### Material supplied
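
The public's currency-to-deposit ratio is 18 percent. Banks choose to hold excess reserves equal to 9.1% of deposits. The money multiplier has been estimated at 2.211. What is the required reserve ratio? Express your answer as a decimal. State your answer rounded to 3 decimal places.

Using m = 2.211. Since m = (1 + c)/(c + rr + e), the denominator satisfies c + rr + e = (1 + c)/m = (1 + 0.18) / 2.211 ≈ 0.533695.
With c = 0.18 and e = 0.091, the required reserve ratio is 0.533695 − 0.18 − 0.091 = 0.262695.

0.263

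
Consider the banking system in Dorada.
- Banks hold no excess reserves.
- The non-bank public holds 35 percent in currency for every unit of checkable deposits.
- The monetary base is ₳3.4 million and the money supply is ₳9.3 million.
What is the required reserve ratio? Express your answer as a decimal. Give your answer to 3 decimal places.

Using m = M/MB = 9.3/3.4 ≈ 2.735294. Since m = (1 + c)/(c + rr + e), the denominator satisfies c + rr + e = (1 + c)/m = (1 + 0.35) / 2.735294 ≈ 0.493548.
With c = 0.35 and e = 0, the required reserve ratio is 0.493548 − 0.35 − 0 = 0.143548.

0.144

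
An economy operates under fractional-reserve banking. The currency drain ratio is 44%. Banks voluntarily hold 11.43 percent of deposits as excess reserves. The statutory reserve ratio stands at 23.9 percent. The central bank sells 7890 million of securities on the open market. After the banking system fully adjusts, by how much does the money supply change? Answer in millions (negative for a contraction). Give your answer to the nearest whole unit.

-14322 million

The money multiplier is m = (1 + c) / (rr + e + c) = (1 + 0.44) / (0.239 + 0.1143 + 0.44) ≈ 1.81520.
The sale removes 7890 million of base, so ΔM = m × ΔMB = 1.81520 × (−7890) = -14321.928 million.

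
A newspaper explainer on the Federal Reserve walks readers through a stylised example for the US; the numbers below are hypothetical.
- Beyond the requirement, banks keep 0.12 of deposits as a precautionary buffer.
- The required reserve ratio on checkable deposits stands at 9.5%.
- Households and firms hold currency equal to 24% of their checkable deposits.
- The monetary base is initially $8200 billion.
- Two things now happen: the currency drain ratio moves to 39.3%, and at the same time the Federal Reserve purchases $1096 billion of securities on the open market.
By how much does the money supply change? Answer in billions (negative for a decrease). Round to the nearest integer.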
######
### Material supplied
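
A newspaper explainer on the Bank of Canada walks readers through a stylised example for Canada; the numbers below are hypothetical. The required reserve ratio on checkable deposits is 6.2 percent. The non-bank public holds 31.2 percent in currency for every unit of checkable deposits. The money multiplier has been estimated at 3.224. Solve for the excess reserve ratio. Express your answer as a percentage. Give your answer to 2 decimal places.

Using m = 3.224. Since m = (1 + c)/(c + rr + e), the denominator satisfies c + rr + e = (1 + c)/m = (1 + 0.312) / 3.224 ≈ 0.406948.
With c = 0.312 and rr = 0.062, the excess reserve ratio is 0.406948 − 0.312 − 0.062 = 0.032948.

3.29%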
######
### Material supplied
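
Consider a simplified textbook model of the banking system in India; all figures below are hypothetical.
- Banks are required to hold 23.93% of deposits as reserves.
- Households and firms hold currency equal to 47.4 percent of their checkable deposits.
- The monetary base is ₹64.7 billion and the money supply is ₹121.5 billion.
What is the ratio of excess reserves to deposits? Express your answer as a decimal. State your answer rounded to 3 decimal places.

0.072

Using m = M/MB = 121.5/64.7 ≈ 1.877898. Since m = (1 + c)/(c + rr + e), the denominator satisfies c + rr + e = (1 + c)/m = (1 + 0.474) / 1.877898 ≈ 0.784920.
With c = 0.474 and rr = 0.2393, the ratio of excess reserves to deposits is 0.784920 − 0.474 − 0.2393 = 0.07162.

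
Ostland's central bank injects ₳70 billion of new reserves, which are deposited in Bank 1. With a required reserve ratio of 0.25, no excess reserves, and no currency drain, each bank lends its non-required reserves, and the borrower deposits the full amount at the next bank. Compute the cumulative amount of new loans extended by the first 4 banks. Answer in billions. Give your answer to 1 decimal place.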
######
▸ **Task details**: When you reach the line containing "- Banks are" in the data above, start copying exactly, and stop after the line containing "- The monetary base is ₹64.7".

▸ **Response box**:
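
- Banks are required to hold 23.93% of deposits as reserves.
- Households and firms hold currency equal to 47.4 percent of their checkable deposits.
- The monetary base is ₹64.7 billion and the money supply is ₹121.5 billion.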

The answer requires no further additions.